Exercise requirements:
Type out the data below in its entirety, exactly as given.

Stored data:
****
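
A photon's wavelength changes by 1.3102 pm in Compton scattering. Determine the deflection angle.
62.61°

From the Compton formula Δλ = λ_C(1 - cos θ), we can solve for θ:

cos θ = 1 - Δλ/λ_C

Given:
- Δλ = 1.3102 pm
- λ_C = h/(m_e·c) ≈ 2.42631024 pm

cos θ = 1 - 1.3102/2.42631024
cos θ = 1 - 0.539997
cos θ = 0.460003

θ = arccos(0.460003)
θ = 62.61°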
****
Task solution:
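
A photon's wavelength changes by 1.3102 pm in Compton scattering. Determine the deflection angle.
62.61°

From the Compton formula Δλ = λ_C(1 - cos θ), we can solve for θ:

cos θ = 1 - Δλ/λ_C

Given:
- Δλ = 1.3102 pm
- λ_C = h/(m_e·c) ≈ 2.42631024 pm

cos θ = 1 - 1.3102/2.42631024
cos θ = 1 - 0.539997
cos θ = 0.460003

θ = arccos(0.460003)
θ = 62.61°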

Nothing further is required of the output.